Write out each record below, word for word.

--- Data to use Enclosed Below ---

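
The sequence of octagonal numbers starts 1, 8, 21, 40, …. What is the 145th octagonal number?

The 145th octagonal number is n(3n−2) with n = 145.
145·(3·145 − 2) = 145·433 = 62785.

62785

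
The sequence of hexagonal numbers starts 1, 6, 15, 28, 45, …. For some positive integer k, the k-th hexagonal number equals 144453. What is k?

269

Set n(2n−1) = 144453, giving 2n² − n − 144453 = 0.
So n = (1 + 1075) / 4 = 1076/4 = 269.
Check: 269·(2·269 − 1) = 144453. ✓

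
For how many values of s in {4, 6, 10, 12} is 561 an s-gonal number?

s = 4: P(4, 23) = 529 and P(4, 24) = 576; 561 is not s-gonal.
s = 6: P(6, 17) = 561. ✓
s = 10: P(10, 12) = 540 and P(10, 13) = 637; 561 is not s-gonal.
s = 12: P(12, 11) = 561. ✓
Hits: s ∈ {6, 12} → 2.

2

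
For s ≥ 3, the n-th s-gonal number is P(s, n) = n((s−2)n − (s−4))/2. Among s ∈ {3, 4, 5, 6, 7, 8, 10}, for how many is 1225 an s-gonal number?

3

s = 3: P(3, 49) = 1225. ✓
s = 4: P(4, 35) = 1225. ✓
s = 5: P(5, 28) = 1162 and P(5, 29) = 1247; 1225 is not s-gonal.
s = 6: P(6, 25) = 1225. ✓
s = 7: P(7, 22) = 1177 and P(7, 23) = 1288; 1225 is not s-gonal.
s = 8: P(8, 20) = 1160 and P(8, 21) = 1281; 1225 is not s-gonal.
s = 10: P(10, 17) = 1105 and P(10, 18) = 1242; 1225 is not s-gonal.
Hits: s ∈ {3, 4, 6} → 3.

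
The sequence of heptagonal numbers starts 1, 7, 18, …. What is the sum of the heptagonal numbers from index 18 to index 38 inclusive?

42203

Σ i(5i−3)/2 = (5Σi² − 3Σi) / 2 over i = 18..38.
Σi = 741 − 153 = 588 and Σi² = 19019 − 1785 = 17234.
(5·17234 − 3·588) / 2 = 84406/2 = 42203.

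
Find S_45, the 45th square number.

The 45th square number is n² with n = 45.
45² = 2025.

2025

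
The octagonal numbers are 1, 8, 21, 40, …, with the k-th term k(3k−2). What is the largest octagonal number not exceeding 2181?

Solve n(3n−2) ≤ 2181 for integer n.
n = 27 gives 2133 ≤ 2181, while n = 28 gives 2296 > 2181; so the answer is 2133.

2133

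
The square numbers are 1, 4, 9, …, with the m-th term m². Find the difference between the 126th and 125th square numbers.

251

n² − (n−1)² = 2n − 1, so 126² − 125² = 2·126 − 1 = 251.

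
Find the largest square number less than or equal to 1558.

1521

Solve n² ≤ 1558 for integer n.
n = 39 gives 1521 ≤ 1558, while n = 40 gives 1600 > 1558; so the answer is 1521.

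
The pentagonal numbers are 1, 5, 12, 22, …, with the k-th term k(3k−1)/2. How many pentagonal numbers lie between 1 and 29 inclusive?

The n-th pentagonal number is n(3n−1)/2.
Smallest index with value ≥ 1: n = 1 (giving 1).
Largest index with value ≤ 29: n = 4 (giving 22).
Indices 1 through 4: 4 terms.

4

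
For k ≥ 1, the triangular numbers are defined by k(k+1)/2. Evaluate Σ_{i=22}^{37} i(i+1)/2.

Σ i(i+1)/2 = (Σi² + Σi) / 2 over i = 22..37.
Σi = 703 − 231 = 472 and Σi² = 17575 − 3311 = 14264.
(1·14264 + 1·472) / 2 = 14736/2 = 7368.

7368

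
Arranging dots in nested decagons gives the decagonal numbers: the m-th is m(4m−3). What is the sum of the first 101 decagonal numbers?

1378751

Σ i(4i−3) = 4Σi² − 3Σi over i = 1..101.
Σi = 5151 and Σi² = 348551.
4·348551 − 3·5151 = 1378751.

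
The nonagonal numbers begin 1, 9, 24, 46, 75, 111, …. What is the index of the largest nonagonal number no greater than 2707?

Solve n(7n−5)/2 ≤ 2707 for integer n.
n = 28 gives 2674 ≤ 2707, while n = 29 gives 2871 > 2707; so the answer is index 28.

28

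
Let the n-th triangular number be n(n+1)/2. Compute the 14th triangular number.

The 14th triangular number is n(n+1)/2 with n = 14.
14·15/2 = 210/2 = 105.

105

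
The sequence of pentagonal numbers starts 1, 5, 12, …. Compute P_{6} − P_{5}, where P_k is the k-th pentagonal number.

Consecutive pentagonal numbers differ by 3n − 2: here 3·6 − 2 = 16.

16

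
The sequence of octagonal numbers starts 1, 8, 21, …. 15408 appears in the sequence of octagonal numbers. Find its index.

Set n(3n−2) = 15408, giving 3n² − 2n − 15408 = 0.
So n = (2 + 430) / 6 = 432/6 = 72.

72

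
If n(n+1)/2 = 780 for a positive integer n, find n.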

--- End of Enclosed Data to use ---

--- Finished task ---
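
The sequence of octagonal numbers starts 1, 8, 21, 40, …. What is the 145th octagonal number?

The 145th octagonal number is n(3n−2) with n = 145.
145·(3·145 − 2) = 145·433 = 62785.

62785

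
The sequence of hexagonal numbers starts 1, 6, 15, 28, 45, …. For some positive integer k, the k-th hexagonal number equals 144453. What is k?

269

Set n(2n−1) = 144453, giving 2n² − n − 144453 = 0.
So n = (1 + 1075) / 4 = 1076/4 = 269.
Check: 269·(2·269 − 1) = 144453. ✓

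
For how many values of s in {4, 6, 10, 12} is 561 an s-gonal number?

s = 4: P(4, 23) = 529 and P(4, 24) = 576; 561 is not s-gonal.
s = 6: P(6, 17) = 561. ✓
s = 10: P(10, 12) = 540 and P(10, 13) = 637; 561 is not s-gonal.
s = 12: P(12, 11) = 561. ✓
Hits: s ∈ {6, 12} → 2.

2

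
For s ≥ 3, the n-th s-gonal number is P(s, n) = n((s−2)n − (s−4))/2. Among s ∈ {3, 4, 5, 6, 7, 8, 10}, for how many is 1225 an s-gonal number?

3

s = 3: P(3, 49) = 1225. ✓
s = 4: P(4, 35) = 1225. ✓
s = 5: P(5, 28) = 1162 and P(5, 29) = 1247; 1225 is not s-gonal.
s = 6: P(6, 25) = 1225. ✓
s = 7: P(7, 22) = 1177 and P(7, 23) = 1288; 1225 is not s-gonal.
s = 8: P(8, 20) = 1160 and P(8, 21) = 1281; 1225 is not s-gonal.
s = 10: P(10, 17) = 1105 and P(10, 18) = 1242; 1225 is not s-gonal.
Hits: s ∈ {3, 4, 6} → 3.

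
The sequence of heptagonal numbers starts 1, 7, 18, …. What is the sum of the heptagonal numbers from index 18 to index 38 inclusive?

42203

Σ i(5i−3)/2 = (5Σi² − 3Σi) / 2 over i = 18..38.
Σi = 741 − 153 = 588 and Σi² = 19019 − 1785 = 17234.
(5·17234 − 3·588) / 2 = 84406/2 = 42203.

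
Find S_45, the 45th square number.

The 45th square number is n² with n = 45.
45² = 2025.

2025

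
The octagonal numbers are 1, 8, 21, 40, …, with the k-th term k(3k−2). What is the largest octagonal number not exceeding 2181?

Solve n(3n−2) ≤ 2181 for integer n.
n = 27 gives 2133 ≤ 2181, while n = 28 gives 2296 > 2181; so the answer is 2133.

2133

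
The square numbers are 1, 4, 9, …, with the m-th term m². Find the difference between the 126th and 125th square numbers.

251

n² − (n−1)² = 2n − 1, so 126² − 125² = 2·126 − 1 = 251.

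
Find the largest square number less than or equal to 1558.

1521

Solve n² ≤ 1558 for integer n.
n = 39 gives 1521 ≤ 1558, while n = 40 gives 1600 > 1558; so the answer is 1521.

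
The pentagonal numbers are 1, 5, 12, 22, …, with the k-th term k(3k−1)/2. How many pentagonal numbers lie between 1 and 29 inclusive?

The n-th pentagonal number is n(3n−1)/2.
Smallest index with value ≥ 1: n = 1 (giving 1).
Largest index with value ≤ 29: n = 4 (giving 22).
Indices 1 through 4: 4 terms.

4

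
For k ≥ 1, the triangular numbers are defined by k(k+1)/2. Evaluate Σ_{i=22}^{37} i(i+1)/2.

Σ i(i+1)/2 = (Σi² + Σi) / 2 over i = 22..37.
Σi = 703 − 231 = 472 and Σi² = 17575 − 3311 = 14264.
(1·14264 + 1·472) / 2 = 14736/2 = 7368.

7368

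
Arranging dots in nested decagons gives the decagonal numbers: the m-th is m(4m−3). What is the sum of the first 101 decagonal numbers?

1378751

Σ i(4i−3) = 4Σi² − 3Σi over i = 1..101.
Σi = 5151 and Σi² = 348551.
4·348551 − 3·5151 = 1378751.

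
The nonagonal numbers begin 1, 9, 24, 46, 75, 111, …. What is the index of the largest nonagonal number no greater than 2707?

Solve n(7n−5)/2 ≤ 2707 for integer n.
n = 28 gives 2674 ≤ 2707, while n = 29 gives 2871 > 2707; so the answer is index 28.

28

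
Let the n-th triangular number be n(n+1)/2. Compute the 14th triangular number.

The 14th triangular number is n(n+1)/2 with n = 14.
14·15/2 = 210/2 = 105.

105

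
The sequence of pentagonal numbers starts 1, 5, 12, …. Compute P_{6} − P_{5}, where P_k is the k-th pentagonal number.

Consecutive pentagonal numbers differ by 3n − 2: here 3·6 − 2 = 16.

16

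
The sequence of octagonal numbers starts 1, 8, 21, …. 15408 appears in the sequence of octagonal numbers. Find its index.

Set n(3n−2) = 15408, giving 3n² − 2n − 15408 = 0.
So n = (2 + 430) / 6 = 432/6 = 72.

72

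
If n(n+1)/2 = 780 for a positive integer n, find n.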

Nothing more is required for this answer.